↓↓↓
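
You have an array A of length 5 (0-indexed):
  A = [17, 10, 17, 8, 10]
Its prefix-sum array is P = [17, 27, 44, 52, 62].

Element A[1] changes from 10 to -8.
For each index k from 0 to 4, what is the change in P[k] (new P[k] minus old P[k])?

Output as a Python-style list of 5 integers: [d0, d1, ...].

Answer: [0, -18, -18, -18, -18]

Derivation:
Element change: A[1] 10 -> -8, delta = -18
For k < 1: P[k] unchanged, delta_P[k] = 0
For k >= 1: P[k] shifts by exactly -18
Delta array: [0, -18, -18, -18, -18]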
↑↑↑
> **WHAT TO PRODUCE**
Go through the listing above and locate each line that holds the word "from". Copy those lines.

> **EXERCISE RESPONSE**
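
Element A[1] changes from 10 to -8.
For each index k from 0 to 4, what is the change in P[k] (new P[k] minus old P[k])?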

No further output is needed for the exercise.